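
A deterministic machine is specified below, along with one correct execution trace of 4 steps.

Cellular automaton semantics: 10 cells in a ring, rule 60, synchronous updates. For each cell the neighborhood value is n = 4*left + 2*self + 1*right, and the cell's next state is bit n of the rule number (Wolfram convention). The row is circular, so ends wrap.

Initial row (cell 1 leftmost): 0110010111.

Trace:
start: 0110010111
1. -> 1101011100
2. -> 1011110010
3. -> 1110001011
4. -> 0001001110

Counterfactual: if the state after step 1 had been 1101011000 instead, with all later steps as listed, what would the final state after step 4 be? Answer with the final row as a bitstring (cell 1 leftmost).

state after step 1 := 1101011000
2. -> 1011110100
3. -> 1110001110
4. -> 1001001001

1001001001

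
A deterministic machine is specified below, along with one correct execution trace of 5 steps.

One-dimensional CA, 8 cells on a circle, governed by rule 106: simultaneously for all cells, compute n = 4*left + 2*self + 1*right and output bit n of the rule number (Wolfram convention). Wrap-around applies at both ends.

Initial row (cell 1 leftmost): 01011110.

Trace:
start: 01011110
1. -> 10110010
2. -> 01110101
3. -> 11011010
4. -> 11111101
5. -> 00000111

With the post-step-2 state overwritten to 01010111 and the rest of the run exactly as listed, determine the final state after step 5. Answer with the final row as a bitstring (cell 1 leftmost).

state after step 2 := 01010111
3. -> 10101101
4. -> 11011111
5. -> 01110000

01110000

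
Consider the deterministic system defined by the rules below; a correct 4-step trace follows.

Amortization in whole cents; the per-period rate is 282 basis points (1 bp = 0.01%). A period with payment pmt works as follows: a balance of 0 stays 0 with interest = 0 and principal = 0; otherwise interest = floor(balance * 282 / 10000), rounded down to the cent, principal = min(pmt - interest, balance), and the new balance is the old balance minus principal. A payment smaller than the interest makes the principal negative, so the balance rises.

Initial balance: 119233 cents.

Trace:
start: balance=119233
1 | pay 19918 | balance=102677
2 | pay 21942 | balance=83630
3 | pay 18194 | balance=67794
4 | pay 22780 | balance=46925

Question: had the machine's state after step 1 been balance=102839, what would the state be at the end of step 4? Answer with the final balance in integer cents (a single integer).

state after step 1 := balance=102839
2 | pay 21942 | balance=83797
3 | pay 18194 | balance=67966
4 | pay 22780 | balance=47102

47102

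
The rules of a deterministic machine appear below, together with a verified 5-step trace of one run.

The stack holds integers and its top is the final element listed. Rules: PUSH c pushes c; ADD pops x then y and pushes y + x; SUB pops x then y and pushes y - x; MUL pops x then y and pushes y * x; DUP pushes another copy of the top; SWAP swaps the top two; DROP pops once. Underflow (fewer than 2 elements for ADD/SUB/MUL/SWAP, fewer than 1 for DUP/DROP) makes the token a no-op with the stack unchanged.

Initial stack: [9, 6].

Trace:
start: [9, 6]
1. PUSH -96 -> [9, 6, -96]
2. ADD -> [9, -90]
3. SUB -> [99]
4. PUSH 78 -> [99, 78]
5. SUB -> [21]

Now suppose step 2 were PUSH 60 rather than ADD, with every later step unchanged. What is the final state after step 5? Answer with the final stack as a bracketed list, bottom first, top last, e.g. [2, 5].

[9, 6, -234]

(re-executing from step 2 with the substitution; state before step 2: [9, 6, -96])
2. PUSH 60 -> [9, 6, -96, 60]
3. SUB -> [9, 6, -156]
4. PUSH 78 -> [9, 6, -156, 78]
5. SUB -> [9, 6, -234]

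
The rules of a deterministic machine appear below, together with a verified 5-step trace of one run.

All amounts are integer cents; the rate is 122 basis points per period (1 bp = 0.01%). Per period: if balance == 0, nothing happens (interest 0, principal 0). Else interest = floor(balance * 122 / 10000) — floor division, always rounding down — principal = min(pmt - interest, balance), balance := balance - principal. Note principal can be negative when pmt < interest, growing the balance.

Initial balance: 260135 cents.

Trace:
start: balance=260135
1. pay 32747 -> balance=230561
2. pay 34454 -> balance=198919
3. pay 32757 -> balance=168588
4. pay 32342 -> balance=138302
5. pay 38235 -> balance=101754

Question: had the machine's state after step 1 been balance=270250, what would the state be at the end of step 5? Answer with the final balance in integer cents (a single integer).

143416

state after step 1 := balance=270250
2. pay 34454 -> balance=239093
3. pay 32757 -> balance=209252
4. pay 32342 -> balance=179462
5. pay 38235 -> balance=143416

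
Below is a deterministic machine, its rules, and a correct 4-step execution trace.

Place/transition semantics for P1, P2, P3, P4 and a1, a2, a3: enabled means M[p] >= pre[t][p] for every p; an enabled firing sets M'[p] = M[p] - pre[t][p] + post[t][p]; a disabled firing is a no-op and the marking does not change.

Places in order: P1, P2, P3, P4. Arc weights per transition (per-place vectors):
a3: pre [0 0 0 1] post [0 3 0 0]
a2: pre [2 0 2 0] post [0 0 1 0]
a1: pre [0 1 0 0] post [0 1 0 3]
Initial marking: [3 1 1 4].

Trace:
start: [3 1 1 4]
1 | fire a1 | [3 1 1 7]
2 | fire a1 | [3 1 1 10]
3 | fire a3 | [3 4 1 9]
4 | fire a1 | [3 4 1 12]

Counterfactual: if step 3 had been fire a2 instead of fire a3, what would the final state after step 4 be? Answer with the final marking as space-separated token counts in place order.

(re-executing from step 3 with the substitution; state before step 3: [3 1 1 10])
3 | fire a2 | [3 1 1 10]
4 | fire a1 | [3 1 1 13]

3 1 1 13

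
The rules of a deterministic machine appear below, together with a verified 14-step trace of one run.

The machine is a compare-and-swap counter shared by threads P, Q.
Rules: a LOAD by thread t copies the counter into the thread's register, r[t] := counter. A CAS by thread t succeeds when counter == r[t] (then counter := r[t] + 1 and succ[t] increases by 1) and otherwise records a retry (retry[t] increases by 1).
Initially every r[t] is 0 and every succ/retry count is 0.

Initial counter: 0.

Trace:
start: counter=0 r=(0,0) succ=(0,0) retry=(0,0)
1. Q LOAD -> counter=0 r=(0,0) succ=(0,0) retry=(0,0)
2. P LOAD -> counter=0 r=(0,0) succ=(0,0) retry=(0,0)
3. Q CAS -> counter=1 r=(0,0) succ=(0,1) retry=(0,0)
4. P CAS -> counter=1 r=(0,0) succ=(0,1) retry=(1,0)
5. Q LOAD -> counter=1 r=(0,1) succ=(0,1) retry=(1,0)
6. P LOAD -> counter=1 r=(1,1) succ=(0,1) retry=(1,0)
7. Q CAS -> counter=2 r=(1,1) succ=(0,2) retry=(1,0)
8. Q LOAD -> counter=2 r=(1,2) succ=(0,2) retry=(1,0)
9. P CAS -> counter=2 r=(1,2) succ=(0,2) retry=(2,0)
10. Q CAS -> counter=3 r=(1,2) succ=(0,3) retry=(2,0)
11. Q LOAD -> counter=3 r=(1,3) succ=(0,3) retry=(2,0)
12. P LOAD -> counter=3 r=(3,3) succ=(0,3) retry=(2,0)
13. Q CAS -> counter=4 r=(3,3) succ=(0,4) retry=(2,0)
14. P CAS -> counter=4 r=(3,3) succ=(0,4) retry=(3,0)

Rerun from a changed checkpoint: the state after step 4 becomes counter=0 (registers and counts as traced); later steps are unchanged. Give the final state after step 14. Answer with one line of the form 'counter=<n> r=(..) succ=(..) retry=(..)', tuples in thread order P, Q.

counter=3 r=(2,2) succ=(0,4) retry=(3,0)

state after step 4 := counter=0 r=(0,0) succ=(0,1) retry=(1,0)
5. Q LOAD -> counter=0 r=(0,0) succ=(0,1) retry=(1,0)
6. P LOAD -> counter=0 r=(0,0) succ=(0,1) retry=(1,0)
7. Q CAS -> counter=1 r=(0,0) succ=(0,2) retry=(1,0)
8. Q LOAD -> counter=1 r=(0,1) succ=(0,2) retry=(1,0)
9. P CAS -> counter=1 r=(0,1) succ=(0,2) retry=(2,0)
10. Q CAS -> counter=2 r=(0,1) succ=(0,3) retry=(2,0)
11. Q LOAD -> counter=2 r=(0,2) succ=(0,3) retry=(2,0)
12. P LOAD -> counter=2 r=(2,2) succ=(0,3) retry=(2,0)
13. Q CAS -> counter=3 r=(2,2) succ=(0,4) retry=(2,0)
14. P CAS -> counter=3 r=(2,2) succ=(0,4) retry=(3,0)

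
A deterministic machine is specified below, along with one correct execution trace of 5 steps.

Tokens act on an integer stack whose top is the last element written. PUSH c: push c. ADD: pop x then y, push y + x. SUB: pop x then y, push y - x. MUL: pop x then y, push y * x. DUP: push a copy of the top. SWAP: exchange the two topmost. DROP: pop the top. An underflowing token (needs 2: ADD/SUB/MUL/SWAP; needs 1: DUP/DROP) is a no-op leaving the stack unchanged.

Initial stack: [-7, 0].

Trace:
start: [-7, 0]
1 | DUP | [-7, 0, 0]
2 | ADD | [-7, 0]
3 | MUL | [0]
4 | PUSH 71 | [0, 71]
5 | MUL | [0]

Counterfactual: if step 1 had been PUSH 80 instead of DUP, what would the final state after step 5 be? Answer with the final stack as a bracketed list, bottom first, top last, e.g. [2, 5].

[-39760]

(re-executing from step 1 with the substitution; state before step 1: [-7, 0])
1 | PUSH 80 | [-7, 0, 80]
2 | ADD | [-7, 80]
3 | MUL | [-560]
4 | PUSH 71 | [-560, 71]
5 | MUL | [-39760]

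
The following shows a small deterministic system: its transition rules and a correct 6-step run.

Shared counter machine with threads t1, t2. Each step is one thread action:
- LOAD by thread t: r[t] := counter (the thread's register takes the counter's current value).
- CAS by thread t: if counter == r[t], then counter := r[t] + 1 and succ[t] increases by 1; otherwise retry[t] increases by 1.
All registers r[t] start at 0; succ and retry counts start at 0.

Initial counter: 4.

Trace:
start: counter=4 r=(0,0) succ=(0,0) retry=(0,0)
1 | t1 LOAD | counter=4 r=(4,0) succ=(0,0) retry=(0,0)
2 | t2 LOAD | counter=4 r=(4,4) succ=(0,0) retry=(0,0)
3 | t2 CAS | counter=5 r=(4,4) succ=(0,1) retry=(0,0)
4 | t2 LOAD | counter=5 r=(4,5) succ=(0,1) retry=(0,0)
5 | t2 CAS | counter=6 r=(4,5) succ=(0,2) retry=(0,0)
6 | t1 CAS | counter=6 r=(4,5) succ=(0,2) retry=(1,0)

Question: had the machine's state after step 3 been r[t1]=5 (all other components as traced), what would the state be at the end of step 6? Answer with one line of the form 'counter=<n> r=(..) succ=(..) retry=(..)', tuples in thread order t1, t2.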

---

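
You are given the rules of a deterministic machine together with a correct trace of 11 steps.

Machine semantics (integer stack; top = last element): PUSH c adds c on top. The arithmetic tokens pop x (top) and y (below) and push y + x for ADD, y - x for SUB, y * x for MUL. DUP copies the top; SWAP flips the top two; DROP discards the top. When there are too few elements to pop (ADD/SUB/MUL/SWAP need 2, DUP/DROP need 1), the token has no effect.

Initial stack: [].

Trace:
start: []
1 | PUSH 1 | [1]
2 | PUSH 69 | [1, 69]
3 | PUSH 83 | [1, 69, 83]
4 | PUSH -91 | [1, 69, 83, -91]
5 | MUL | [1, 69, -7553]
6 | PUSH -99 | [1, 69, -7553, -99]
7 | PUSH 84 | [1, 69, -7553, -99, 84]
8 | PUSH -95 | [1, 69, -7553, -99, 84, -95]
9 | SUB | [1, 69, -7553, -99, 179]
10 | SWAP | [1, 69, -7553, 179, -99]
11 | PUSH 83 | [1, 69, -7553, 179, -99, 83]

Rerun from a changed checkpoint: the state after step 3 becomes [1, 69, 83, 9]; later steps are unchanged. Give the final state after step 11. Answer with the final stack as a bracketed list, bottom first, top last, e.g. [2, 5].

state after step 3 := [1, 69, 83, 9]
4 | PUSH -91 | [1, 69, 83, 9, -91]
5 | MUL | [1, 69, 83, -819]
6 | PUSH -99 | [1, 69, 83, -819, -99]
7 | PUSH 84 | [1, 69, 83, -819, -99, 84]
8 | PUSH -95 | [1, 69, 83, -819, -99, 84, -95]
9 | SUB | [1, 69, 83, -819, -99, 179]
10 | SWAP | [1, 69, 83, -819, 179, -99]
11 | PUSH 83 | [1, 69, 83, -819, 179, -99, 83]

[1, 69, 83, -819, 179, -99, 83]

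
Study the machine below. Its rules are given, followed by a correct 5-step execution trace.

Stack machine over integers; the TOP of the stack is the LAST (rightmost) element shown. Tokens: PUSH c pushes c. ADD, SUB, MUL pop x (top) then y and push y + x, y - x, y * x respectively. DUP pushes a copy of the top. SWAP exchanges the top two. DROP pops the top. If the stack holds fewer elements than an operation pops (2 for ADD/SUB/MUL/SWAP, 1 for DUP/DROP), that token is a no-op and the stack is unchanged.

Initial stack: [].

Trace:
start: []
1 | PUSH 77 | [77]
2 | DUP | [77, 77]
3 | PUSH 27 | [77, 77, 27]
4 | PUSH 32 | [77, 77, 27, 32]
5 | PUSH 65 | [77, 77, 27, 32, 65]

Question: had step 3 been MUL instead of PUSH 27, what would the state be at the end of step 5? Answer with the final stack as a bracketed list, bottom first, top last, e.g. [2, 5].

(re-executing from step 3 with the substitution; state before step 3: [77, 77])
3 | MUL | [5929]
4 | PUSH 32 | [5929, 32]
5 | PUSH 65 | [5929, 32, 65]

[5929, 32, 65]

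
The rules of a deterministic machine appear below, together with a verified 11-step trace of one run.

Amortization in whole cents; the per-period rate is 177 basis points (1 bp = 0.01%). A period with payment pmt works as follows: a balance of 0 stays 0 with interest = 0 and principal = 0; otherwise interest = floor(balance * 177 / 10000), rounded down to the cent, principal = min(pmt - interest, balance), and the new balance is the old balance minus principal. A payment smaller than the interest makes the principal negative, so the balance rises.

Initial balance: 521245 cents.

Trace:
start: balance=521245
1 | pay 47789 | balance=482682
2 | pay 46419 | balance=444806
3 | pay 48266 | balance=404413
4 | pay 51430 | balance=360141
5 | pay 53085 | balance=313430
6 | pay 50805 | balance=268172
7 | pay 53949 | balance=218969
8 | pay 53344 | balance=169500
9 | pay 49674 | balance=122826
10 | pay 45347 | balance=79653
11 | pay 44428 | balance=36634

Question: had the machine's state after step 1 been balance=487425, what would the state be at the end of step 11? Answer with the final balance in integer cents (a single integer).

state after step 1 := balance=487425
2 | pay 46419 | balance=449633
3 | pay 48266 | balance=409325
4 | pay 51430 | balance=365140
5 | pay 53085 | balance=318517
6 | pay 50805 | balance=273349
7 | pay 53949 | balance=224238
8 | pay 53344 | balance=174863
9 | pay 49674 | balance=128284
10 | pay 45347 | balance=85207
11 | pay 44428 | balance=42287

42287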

* * *

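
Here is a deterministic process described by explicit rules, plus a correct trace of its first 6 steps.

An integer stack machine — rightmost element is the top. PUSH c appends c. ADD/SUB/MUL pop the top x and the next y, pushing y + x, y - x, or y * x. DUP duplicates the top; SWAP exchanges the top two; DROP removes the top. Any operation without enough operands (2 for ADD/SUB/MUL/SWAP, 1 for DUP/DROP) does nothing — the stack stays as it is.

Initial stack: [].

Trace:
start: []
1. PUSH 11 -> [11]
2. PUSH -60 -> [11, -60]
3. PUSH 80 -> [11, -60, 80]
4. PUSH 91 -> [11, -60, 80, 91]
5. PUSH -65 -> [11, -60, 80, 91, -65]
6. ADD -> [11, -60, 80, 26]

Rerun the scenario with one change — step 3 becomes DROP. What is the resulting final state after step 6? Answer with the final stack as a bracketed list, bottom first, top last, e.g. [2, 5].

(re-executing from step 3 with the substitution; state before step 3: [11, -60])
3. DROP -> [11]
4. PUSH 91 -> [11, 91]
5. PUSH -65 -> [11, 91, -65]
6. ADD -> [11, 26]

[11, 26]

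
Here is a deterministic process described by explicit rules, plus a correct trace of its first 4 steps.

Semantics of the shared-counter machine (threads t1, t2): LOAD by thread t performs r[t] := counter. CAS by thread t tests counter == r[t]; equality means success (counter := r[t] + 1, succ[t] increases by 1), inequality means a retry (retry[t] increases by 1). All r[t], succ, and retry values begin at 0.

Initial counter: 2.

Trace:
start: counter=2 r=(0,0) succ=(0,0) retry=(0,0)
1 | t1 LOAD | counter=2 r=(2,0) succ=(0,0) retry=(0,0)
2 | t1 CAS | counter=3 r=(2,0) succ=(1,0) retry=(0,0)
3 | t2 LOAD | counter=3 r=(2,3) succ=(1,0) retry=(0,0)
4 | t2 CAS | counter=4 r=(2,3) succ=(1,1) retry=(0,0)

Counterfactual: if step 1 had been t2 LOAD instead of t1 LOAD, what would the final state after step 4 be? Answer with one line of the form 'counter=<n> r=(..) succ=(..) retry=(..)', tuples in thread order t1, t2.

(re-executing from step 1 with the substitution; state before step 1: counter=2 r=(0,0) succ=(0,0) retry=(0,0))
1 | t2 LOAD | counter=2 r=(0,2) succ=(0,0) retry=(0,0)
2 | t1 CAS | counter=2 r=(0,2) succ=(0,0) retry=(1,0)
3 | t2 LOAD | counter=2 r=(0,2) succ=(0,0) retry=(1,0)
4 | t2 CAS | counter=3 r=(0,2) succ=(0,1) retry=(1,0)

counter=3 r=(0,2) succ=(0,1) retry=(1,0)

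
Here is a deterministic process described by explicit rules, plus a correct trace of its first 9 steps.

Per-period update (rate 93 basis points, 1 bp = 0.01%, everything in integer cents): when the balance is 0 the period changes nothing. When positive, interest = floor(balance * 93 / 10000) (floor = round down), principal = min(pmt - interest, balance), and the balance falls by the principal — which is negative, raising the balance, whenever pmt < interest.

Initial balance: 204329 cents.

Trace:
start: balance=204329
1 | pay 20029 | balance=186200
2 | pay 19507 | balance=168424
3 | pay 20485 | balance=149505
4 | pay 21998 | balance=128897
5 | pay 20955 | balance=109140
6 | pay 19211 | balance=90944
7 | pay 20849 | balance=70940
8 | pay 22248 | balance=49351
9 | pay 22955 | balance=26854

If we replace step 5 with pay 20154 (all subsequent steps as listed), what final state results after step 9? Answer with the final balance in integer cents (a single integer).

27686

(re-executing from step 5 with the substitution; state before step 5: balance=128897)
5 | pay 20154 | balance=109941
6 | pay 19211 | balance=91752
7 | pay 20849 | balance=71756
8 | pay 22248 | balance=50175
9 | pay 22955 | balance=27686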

EXERCISE DIRECTIONS
Filter the preceding entries down to the lines with "Wolfram".

ANSWER SECTION
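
Cellular automaton semantics: 10 cells in a ring, rule 60, synchronous updates. For each cell the neighborhood value is n = 4*left + 2*self + 1*right, and the cell's next state is bit n of the rule number (Wolfram convention). The row is circular, so ends wrap.
One-dimensional CA, 8 cells on a circle, governed by rule 106: simultaneously for all cells, compute n = 4*left + 2*self + 1*right and output bit n of the rule number (Wolfram convention). Wrap-around applies at both ends.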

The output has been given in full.